+++ Record excerpts +++
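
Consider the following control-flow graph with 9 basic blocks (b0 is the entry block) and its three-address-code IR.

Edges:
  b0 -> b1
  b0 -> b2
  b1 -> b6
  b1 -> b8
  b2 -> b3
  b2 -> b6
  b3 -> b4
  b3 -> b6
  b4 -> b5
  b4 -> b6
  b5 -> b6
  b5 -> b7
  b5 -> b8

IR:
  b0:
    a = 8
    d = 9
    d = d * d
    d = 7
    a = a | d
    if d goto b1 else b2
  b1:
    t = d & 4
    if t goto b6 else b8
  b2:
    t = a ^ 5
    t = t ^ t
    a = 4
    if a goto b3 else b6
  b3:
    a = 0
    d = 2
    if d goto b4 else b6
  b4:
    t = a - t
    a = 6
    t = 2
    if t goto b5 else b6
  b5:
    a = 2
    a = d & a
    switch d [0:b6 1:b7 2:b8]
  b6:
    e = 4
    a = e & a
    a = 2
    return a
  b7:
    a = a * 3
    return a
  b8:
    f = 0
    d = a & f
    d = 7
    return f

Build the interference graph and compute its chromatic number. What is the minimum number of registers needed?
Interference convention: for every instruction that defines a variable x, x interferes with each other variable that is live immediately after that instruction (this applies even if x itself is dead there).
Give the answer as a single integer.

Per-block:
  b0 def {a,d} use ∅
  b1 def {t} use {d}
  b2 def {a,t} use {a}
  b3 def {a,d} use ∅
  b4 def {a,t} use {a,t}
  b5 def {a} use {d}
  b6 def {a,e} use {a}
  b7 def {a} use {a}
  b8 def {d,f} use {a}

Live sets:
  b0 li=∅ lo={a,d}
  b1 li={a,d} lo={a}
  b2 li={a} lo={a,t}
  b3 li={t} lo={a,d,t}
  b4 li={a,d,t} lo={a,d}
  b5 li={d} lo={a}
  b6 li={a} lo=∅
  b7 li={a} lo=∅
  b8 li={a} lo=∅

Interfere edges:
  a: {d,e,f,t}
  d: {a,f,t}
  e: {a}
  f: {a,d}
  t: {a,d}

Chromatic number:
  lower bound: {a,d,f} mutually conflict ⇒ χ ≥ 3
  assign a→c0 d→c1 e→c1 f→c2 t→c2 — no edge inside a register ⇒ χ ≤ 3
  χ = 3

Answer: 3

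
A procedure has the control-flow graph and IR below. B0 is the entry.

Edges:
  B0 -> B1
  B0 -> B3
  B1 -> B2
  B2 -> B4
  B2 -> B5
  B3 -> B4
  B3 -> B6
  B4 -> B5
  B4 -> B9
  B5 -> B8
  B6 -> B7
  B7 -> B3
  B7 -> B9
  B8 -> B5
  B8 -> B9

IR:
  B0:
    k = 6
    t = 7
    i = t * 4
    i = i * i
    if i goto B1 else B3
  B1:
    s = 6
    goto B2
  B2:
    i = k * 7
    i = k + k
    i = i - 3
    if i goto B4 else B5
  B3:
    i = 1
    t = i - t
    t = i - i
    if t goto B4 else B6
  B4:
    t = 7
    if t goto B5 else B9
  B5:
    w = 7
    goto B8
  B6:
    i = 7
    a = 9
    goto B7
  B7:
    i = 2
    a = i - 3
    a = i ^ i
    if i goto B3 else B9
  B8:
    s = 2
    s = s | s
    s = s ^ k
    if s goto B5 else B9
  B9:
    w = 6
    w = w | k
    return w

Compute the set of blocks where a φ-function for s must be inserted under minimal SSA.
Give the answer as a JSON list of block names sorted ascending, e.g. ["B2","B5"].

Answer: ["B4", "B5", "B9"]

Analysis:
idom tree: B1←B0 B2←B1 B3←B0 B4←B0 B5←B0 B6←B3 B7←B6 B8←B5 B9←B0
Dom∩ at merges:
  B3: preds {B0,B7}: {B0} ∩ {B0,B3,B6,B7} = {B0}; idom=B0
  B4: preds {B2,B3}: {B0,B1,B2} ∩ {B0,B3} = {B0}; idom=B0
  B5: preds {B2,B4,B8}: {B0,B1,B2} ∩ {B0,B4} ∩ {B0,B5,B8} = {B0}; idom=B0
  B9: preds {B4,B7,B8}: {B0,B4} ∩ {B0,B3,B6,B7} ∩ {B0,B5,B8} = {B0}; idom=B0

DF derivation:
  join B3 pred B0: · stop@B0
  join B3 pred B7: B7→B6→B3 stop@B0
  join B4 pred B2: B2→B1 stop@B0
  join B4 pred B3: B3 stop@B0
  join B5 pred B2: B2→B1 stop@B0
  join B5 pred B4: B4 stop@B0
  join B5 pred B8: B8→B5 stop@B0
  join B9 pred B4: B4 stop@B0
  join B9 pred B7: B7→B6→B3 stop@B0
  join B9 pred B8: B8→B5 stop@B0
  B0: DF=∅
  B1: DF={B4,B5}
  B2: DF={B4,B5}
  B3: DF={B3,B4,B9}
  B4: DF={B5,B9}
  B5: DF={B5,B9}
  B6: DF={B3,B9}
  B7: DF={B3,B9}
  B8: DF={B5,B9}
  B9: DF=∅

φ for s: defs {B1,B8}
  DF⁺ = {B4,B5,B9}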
+++
▸ Problem details
Copy the lines above exactly, beginning at the line that has "if t goto B5 else B9" and stopping after the line that has "Compute the set", and omit the rest.

▸ Completed exercise
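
    if t goto B5 else B9
  B5:
    w = 7
    goto B8
  B6:
    i = 7
    a = 9
    goto B7
  B7:
    i = 2
    a = i - 3
    a = i ^ i
    if i goto B3 else B9
  B8:
    s = 2
    s = s | s
    s = s ^ k
    if s goto B5 else B9
  B9:
    w = 6
    w = w | k
    return w

Compute the set of blocks where a φ-function for s must be inserted under minimal SSA.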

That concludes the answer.